++++ Materials provided ++++

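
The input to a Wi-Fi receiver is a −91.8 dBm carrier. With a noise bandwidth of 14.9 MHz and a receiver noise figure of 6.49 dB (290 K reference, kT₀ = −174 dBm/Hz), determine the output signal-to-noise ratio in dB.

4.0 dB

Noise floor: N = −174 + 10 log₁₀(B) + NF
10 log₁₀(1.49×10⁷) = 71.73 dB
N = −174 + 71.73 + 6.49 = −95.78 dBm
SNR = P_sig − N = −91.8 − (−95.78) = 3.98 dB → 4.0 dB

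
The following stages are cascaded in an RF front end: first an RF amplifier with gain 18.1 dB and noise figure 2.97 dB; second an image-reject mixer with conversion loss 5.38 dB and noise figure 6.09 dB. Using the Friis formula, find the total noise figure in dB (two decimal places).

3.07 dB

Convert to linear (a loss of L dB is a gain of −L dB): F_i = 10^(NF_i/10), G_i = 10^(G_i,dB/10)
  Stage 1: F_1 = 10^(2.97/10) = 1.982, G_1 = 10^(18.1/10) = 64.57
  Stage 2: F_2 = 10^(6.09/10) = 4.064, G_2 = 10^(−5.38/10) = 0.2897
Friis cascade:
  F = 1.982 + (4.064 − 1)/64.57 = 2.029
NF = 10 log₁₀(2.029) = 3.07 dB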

++++

Exactly as they are written, print the entries again.

Answer to the exercise:
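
The input to a Wi-Fi receiver is a −91.8 dBm carrier. With a noise bandwidth of 14.9 MHz and a receiver noise figure of 6.49 dB (290 K reference, kT₀ = −174 dBm/Hz), determine the output signal-to-noise ratio in dB.

4.0 dB

Noise floor: N = −174 + 10 log₁₀(B) + NF
10 log₁₀(1.49×10⁷) = 71.73 dB
N = −174 + 71.73 + 6.49 = −95.78 dBm
SNR = P_sig − N = −91.8 − (−95.78) = 3.98 dB → 4.0 dB

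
The following stages are cascaded in an RF front end: first an RF amplifier with gain 18.1 dB and noise figure 2.97 dB; second an image-reject mixer with conversion loss 5.38 dB and noise figure 6.09 dB. Using the Friis formula, find the total noise figure in dB (two decimal places).

3.07 dB

Convert to linear (a loss of L dB is a gain of −L dB): F_i = 10^(NF_i/10), G_i = 10^(G_i,dB/10)
  Stage 1: F_1 = 10^(2.97/10) = 1.982, G_1 = 10^(18.1/10) = 64.57
  Stage 2: F_2 = 10^(6.09/10) = 4.064, G_2 = 10^(−5.38/10) = 0.2897
Friis cascade:
  F = 1.982 + (4.064 − 1)/64.57 = 2.029
NF = 10 log₁₀(2.029) = 3.07 dB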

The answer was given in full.